◆ EXTRACTED INFORMATION:
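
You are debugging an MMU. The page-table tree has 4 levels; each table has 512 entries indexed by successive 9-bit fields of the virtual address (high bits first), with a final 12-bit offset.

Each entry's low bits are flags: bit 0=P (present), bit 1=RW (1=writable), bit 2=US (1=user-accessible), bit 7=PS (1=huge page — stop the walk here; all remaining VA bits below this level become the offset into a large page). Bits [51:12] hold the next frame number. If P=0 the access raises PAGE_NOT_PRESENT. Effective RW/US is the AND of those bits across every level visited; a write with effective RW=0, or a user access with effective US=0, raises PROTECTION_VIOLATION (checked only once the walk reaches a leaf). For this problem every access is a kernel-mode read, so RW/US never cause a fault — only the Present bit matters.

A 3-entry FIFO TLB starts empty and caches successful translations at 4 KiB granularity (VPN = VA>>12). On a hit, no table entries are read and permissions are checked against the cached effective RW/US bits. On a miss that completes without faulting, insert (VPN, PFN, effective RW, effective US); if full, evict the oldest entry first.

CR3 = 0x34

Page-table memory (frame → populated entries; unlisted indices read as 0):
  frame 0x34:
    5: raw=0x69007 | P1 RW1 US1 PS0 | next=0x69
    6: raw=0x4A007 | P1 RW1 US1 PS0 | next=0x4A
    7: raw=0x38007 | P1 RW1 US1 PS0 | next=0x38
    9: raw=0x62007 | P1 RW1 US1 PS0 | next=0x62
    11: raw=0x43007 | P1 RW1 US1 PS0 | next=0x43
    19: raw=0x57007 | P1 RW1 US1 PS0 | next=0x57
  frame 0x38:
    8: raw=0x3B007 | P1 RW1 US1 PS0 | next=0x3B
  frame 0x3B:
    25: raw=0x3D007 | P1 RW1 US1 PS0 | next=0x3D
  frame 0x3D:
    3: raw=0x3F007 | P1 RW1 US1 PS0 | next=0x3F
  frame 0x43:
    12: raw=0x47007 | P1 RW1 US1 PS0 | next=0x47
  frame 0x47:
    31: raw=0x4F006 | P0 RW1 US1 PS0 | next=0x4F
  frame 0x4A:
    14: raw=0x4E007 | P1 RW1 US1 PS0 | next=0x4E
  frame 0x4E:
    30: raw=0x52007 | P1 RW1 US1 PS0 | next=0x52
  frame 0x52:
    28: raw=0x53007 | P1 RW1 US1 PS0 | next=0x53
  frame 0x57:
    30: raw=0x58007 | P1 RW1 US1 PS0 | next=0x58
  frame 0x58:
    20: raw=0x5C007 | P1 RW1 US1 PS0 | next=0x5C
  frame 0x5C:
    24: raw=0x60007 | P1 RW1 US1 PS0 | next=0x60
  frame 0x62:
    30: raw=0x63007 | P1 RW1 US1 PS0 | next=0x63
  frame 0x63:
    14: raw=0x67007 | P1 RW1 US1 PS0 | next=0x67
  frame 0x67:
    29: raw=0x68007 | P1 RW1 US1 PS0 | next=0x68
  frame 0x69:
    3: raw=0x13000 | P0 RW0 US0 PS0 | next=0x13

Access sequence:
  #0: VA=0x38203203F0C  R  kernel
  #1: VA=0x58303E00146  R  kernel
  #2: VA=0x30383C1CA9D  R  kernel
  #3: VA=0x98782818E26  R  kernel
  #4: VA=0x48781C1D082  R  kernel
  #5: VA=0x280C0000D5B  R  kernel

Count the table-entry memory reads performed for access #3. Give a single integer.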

◆ ASSIGNED TASK:
Please set down, with no changes, the line that contains "30: raw=0x63007 |" and all the lines after it until the entries end; write nothing besides them.

◆ RESULT:
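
    30: raw=0x63007 | P1 RW1 US1 PS0 | next=0x63
  frame 0x63:
    14: raw=0x67007 | P1 RW1 US1 PS0 | next=0x67
  frame 0x67:
    29: raw=0x68007 | P1 RW1 US1 PS0 | next=0x68
  frame 0x69:
    3: raw=0x13000 | P0 RW0 US0 PS0 | next=0x13

Access sequence:
  #0: VA=0x38203203F0C  R  kernel
  #1: VA=0x58303E00146  R  kernel
  #2: VA=0x30383C1CA9D  R  kernel
  #3: VA=0x98782818E26  R  kernel
  #4: VA=0x48781C1D082  R  kernel
  #5: VA=0x280C0000D5B  R  kernel

Count the table-entry memory reads performed for access #3. Give a single integer.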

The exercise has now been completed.